*** PROVIDED DATA

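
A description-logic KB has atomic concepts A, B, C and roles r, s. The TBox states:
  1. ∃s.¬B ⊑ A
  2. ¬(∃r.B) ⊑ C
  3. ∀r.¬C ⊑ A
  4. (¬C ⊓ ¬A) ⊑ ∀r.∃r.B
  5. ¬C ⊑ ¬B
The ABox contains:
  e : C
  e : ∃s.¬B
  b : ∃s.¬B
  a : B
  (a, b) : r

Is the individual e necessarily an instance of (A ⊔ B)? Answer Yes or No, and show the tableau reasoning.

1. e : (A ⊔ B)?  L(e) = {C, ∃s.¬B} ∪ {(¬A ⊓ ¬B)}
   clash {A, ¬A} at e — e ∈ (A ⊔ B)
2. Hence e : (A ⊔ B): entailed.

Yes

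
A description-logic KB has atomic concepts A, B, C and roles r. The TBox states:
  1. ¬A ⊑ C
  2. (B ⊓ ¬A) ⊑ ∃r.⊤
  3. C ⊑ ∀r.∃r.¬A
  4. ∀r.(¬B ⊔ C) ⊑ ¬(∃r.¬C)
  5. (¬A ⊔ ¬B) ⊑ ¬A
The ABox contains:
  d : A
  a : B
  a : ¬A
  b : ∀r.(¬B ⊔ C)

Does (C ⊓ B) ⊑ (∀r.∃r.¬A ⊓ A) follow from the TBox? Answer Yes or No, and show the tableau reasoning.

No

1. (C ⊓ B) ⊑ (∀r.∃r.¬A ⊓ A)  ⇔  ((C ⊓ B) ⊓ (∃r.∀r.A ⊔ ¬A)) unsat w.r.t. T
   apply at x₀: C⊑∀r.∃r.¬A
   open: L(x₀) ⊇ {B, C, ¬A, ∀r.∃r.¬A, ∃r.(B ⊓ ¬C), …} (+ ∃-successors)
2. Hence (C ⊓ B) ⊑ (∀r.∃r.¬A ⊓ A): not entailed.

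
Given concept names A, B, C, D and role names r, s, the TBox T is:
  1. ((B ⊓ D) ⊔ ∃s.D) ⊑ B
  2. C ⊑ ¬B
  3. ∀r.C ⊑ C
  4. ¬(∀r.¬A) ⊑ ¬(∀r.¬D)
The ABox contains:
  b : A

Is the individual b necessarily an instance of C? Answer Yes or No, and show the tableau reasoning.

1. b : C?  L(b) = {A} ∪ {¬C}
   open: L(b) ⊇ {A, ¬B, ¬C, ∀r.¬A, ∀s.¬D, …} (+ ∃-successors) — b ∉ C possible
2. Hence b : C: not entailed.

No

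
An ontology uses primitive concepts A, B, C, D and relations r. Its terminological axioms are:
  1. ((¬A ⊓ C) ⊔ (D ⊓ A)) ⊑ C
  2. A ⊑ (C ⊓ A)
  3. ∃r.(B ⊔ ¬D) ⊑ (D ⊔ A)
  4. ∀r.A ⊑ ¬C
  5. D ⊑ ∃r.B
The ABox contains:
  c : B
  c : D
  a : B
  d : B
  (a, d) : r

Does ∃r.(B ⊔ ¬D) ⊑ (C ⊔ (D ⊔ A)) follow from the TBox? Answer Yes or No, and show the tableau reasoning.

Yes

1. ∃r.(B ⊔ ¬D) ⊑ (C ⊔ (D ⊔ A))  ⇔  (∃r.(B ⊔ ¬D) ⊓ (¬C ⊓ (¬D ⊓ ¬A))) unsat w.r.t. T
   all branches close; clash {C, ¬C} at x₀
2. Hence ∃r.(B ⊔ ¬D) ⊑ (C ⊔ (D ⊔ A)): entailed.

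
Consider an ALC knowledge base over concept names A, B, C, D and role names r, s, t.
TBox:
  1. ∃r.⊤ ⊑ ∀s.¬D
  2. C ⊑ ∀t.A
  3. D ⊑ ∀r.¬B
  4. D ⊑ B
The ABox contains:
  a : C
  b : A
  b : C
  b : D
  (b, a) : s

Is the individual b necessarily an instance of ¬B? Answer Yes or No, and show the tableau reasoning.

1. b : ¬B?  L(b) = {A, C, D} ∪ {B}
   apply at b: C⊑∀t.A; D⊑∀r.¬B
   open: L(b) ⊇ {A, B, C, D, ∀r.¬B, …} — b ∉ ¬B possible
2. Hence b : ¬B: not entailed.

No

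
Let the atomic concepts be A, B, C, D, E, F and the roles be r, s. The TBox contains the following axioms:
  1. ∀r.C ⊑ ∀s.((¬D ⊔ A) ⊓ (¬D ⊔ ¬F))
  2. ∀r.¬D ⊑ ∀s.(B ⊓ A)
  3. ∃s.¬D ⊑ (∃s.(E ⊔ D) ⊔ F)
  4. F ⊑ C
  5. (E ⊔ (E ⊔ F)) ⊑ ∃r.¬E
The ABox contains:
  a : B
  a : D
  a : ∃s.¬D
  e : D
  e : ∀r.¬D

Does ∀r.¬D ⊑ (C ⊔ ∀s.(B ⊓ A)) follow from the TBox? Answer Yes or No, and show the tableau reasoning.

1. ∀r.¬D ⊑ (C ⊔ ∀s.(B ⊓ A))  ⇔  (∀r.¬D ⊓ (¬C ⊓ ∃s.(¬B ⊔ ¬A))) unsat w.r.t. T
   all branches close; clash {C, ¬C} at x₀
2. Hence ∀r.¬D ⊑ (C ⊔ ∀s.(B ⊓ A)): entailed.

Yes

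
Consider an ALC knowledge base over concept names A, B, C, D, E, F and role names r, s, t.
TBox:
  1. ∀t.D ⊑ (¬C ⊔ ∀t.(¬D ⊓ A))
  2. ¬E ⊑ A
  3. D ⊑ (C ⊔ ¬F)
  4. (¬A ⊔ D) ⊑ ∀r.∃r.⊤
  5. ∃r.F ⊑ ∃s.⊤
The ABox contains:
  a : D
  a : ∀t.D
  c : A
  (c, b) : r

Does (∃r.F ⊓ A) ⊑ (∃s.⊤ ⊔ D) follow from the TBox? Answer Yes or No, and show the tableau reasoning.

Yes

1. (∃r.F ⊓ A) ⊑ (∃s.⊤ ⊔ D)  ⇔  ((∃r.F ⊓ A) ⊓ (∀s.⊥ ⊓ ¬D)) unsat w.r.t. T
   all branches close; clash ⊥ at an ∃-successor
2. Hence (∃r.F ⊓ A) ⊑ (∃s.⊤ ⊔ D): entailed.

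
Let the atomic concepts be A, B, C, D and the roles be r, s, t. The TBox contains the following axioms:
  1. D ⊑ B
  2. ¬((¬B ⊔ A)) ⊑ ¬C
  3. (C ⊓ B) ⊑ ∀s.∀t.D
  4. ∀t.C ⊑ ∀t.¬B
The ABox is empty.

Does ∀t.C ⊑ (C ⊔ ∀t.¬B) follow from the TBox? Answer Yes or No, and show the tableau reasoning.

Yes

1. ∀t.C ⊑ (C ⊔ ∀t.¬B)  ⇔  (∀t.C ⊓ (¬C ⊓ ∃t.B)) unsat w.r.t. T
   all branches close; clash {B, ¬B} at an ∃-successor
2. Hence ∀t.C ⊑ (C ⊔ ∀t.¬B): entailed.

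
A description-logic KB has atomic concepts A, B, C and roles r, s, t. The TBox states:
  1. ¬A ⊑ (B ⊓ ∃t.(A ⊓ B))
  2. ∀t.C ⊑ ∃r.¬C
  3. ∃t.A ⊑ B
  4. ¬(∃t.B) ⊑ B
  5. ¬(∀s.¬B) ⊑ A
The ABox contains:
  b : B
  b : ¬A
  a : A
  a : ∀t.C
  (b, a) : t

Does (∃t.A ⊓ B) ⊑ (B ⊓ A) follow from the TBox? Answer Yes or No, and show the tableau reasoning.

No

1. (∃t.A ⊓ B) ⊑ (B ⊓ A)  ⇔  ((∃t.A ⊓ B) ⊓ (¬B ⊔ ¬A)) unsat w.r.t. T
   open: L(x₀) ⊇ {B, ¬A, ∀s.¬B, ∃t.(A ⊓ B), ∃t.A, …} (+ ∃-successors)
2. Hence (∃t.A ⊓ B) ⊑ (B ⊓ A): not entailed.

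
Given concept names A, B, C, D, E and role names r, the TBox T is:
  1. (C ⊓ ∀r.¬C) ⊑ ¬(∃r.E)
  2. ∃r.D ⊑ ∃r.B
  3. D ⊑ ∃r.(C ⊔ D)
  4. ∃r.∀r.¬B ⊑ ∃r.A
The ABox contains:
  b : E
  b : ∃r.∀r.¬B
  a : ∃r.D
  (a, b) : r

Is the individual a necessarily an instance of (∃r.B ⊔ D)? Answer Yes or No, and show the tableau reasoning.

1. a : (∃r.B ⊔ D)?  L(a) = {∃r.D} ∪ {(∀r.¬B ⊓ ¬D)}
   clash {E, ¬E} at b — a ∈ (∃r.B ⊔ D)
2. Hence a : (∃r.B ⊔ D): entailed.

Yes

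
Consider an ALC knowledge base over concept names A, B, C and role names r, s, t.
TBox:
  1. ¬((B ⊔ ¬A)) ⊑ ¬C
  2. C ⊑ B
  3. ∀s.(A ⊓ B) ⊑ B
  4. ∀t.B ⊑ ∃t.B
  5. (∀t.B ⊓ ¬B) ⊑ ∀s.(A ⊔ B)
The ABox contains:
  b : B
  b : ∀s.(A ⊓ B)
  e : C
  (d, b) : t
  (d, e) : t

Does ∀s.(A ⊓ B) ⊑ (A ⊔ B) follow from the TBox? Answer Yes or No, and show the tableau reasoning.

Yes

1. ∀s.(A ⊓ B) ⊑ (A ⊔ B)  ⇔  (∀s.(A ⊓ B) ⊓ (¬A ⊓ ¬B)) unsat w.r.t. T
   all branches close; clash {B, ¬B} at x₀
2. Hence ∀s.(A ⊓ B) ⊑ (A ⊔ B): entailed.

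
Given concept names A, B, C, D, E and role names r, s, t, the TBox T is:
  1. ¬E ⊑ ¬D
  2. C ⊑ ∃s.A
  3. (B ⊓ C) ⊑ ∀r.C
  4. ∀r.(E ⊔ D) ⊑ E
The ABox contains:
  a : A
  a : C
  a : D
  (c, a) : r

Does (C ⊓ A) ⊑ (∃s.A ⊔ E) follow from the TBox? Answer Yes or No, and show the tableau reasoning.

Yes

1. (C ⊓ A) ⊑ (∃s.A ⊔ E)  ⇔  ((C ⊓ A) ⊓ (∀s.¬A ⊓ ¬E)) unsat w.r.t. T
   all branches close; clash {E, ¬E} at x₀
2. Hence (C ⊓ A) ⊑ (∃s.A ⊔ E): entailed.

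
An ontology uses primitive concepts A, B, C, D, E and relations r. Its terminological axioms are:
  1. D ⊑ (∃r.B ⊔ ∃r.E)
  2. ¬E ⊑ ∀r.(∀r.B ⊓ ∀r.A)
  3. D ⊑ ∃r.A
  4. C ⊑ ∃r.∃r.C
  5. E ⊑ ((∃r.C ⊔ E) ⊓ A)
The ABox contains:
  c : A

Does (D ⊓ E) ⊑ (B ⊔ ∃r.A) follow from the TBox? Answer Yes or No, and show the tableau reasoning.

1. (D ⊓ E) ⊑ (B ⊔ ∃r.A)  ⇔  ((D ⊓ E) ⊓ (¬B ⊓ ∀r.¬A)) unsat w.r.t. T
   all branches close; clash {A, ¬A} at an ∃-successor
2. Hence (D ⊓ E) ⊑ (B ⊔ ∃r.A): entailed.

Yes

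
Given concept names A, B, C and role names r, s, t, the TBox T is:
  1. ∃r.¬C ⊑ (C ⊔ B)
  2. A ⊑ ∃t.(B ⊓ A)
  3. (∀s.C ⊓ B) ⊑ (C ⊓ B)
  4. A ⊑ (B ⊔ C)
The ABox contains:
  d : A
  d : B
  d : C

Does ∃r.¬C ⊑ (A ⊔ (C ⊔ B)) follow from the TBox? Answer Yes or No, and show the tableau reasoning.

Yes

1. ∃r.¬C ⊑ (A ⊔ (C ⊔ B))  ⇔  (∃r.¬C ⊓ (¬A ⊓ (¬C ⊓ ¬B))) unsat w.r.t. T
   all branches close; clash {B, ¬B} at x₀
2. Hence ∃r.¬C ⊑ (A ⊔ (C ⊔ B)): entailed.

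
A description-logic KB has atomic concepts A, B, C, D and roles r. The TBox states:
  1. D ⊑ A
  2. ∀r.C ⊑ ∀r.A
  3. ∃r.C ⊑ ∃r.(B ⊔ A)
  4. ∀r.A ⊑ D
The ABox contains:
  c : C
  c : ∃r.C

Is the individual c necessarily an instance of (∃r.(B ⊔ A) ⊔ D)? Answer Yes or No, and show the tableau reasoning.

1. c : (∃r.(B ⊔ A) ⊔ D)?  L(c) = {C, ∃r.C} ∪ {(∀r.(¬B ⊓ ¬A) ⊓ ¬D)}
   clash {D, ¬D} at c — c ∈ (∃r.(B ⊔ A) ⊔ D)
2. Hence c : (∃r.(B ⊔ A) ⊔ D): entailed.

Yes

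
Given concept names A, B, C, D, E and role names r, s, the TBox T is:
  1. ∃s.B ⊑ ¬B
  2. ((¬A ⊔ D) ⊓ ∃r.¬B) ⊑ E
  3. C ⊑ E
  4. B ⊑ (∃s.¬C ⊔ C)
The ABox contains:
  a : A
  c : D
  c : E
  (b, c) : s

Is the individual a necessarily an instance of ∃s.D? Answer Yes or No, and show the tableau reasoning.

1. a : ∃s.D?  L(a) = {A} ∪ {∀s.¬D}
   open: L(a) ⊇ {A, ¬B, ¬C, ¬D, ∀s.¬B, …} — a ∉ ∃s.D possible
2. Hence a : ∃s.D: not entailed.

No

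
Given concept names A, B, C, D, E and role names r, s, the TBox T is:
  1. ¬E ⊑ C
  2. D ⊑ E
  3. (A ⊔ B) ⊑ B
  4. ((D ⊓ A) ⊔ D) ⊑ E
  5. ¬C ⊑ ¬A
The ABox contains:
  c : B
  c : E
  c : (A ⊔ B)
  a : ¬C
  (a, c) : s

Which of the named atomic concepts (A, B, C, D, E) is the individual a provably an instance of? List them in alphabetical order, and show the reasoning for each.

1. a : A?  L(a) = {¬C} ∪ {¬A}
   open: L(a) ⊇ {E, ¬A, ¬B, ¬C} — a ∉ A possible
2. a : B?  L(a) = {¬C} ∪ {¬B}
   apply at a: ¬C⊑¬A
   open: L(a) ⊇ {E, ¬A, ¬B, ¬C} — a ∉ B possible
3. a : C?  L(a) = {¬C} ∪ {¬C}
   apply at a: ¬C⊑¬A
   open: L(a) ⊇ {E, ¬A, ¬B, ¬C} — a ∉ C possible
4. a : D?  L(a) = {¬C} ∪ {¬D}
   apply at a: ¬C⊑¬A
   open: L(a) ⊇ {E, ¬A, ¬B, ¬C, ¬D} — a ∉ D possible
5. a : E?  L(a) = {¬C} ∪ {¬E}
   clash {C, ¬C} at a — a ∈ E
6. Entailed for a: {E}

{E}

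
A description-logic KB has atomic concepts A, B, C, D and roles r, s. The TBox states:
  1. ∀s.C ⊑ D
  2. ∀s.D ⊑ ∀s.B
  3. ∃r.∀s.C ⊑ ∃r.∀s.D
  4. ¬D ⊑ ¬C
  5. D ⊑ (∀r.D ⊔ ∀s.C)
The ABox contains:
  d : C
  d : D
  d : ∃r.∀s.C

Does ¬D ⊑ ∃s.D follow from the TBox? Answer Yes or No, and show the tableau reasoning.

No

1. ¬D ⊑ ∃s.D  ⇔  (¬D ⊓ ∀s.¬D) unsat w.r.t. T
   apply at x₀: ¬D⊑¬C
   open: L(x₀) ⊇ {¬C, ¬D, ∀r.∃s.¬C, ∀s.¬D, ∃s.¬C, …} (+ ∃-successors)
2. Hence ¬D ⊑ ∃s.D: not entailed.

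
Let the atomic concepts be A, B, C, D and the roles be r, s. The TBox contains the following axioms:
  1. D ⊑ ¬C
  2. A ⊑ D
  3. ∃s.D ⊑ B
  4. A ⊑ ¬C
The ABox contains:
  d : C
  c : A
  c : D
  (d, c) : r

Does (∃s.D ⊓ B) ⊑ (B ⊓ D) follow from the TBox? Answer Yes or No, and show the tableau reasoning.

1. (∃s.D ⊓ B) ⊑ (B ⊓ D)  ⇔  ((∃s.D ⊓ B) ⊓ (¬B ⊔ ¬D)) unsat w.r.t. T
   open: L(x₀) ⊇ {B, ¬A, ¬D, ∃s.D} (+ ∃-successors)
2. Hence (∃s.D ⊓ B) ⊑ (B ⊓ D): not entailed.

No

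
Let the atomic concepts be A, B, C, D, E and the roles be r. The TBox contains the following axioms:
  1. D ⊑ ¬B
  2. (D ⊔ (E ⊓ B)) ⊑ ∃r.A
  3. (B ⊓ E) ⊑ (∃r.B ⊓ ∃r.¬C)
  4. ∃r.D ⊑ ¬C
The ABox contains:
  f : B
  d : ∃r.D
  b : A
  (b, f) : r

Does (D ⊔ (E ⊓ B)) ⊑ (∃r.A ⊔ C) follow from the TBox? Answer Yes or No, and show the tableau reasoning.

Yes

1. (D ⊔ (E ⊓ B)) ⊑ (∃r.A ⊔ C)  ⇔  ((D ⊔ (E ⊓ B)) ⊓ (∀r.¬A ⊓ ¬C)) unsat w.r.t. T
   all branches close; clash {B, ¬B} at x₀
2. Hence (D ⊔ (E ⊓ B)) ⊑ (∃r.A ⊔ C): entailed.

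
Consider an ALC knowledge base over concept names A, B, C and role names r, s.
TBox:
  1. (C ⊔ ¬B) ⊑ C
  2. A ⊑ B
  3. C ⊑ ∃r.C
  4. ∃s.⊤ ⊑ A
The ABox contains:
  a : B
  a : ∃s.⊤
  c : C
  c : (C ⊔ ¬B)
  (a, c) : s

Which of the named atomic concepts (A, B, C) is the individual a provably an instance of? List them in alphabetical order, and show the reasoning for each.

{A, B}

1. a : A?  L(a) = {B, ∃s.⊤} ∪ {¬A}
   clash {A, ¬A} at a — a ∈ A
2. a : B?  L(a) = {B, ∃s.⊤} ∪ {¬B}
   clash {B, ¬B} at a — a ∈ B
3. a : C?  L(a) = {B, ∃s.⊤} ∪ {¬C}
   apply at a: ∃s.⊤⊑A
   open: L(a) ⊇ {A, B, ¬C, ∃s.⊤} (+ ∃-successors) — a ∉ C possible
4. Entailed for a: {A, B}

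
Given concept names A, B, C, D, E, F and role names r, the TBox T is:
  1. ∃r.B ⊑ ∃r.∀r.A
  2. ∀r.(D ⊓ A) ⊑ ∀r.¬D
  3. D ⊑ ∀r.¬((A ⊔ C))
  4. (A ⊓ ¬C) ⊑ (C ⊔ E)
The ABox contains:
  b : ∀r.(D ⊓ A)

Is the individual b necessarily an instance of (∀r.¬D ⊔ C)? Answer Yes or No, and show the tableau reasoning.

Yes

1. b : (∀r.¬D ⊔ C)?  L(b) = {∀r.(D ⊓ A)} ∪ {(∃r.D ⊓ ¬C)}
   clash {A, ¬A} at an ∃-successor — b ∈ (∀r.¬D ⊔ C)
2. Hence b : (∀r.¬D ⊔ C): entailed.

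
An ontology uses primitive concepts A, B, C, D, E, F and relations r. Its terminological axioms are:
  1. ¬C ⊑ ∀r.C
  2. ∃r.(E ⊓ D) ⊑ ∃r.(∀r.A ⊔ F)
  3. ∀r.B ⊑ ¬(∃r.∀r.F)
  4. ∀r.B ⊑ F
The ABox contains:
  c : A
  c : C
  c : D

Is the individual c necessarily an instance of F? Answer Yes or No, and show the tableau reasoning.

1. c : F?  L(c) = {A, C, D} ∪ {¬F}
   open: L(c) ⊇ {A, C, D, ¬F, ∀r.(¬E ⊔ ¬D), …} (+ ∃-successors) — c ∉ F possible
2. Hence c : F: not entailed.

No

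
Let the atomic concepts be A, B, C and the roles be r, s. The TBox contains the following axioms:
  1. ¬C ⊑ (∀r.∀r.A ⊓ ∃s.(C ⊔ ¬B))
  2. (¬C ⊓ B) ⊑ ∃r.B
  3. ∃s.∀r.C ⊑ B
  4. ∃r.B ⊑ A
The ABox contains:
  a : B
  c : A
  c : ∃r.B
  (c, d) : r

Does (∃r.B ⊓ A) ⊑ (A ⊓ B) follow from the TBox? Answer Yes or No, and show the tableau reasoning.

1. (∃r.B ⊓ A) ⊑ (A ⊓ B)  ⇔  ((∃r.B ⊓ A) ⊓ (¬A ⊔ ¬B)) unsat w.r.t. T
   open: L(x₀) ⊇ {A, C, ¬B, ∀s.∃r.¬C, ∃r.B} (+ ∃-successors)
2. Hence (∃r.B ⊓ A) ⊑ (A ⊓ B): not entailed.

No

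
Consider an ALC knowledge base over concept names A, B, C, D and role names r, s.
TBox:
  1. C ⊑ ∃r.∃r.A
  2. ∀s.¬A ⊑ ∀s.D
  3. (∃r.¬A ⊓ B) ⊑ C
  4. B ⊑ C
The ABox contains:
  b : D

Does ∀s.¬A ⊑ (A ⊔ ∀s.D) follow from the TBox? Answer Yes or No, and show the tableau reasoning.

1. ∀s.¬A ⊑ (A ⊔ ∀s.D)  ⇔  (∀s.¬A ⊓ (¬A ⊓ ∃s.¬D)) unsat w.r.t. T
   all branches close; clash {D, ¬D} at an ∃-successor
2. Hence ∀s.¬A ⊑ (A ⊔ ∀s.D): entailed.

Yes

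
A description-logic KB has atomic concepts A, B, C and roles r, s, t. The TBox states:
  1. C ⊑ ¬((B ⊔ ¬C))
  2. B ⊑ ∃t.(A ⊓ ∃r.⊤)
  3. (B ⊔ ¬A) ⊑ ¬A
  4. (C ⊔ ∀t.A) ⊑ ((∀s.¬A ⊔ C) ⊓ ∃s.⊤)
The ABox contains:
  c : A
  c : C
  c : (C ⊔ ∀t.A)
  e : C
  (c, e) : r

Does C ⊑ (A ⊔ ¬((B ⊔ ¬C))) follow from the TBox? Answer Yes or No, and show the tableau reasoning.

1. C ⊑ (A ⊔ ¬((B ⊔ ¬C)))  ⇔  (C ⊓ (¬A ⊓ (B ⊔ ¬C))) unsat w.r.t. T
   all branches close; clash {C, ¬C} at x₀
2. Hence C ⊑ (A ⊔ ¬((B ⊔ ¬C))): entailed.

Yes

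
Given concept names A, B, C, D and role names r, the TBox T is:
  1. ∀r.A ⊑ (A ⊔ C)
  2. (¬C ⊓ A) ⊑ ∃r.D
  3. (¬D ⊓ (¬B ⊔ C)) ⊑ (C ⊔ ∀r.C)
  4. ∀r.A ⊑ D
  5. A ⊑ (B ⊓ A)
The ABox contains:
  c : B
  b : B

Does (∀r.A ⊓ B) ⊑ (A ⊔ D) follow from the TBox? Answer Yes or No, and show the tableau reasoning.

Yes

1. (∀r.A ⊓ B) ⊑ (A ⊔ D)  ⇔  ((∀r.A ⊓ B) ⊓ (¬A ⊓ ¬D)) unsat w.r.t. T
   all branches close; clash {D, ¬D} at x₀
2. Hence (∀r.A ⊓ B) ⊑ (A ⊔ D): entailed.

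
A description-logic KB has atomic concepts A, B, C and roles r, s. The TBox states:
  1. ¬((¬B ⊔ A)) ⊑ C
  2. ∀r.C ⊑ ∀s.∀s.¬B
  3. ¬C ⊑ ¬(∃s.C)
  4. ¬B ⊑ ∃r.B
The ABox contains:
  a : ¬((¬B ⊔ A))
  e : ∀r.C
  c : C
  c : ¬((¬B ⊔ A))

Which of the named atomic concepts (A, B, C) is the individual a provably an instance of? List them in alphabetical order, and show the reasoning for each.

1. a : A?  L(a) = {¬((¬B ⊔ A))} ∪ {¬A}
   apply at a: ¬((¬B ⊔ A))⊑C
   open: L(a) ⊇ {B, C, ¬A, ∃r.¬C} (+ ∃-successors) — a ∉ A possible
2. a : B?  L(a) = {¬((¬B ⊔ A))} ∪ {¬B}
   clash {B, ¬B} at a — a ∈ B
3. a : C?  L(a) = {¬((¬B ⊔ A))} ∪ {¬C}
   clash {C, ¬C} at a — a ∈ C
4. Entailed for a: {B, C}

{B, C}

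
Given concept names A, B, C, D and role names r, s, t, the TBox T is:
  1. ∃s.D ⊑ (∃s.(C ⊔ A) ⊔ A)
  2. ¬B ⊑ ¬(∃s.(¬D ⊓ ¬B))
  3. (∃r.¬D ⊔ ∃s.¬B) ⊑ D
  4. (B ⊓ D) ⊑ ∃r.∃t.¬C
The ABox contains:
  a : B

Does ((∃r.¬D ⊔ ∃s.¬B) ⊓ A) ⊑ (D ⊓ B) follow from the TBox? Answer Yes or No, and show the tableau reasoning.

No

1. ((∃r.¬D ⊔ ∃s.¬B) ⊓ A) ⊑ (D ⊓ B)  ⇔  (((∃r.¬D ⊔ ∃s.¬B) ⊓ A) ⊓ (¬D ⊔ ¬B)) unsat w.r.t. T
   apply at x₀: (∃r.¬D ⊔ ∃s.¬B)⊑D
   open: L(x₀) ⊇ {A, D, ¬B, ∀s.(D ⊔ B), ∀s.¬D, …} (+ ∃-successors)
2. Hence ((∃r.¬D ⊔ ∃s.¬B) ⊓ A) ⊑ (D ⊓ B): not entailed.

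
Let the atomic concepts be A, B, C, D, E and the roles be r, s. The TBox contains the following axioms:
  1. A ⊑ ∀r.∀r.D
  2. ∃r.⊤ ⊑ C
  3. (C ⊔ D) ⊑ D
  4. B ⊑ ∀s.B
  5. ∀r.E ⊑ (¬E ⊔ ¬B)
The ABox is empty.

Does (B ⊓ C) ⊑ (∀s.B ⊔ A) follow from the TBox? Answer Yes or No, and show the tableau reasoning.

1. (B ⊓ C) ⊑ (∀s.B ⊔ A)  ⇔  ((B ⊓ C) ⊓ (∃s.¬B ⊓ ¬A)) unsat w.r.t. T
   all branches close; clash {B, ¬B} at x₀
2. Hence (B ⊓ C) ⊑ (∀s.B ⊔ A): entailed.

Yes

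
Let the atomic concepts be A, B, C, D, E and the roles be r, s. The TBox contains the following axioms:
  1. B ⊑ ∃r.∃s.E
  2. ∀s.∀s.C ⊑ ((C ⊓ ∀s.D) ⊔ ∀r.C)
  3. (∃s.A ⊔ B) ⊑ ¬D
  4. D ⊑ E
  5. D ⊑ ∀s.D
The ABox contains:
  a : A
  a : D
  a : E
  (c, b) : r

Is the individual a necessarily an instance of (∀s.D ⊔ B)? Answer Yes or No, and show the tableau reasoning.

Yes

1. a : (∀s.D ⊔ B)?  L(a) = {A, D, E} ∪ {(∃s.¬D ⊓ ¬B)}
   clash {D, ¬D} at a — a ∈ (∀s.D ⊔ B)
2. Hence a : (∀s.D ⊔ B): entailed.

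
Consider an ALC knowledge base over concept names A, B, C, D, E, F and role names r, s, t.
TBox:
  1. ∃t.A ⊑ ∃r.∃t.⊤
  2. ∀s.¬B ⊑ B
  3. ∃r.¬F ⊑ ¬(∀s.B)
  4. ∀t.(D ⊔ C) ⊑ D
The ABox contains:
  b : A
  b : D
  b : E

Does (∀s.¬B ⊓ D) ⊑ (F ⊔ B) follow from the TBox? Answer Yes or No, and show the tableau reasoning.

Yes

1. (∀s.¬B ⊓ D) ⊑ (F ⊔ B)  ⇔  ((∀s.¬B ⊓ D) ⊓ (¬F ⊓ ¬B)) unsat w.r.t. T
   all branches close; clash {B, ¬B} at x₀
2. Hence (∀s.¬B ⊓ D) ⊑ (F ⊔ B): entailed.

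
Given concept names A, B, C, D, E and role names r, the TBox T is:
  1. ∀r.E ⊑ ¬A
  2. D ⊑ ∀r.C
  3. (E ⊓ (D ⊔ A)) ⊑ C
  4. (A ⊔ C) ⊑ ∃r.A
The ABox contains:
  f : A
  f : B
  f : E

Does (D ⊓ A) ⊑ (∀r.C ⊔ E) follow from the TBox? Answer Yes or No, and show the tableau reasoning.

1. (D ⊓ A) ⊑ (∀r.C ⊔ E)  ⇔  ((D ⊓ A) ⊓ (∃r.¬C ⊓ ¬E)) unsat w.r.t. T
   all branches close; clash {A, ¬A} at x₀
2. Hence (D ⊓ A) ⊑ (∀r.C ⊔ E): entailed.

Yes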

******

■ INSTRUCTIONS TO FOLLOW:
Where a line contains the word "ontology", copy that line from the listing above.

■ EXPECTED ANSWER:
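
An ontology uses primitive concepts A, B, C, D and relations r. Its terminological axioms are:
An ontology uses primitive concepts A, B, C, D, E and relations r. Its terminological axioms are:
An ontology uses primitive concepts A, B, C, D, E, F and relations r. Its terminological axioms are: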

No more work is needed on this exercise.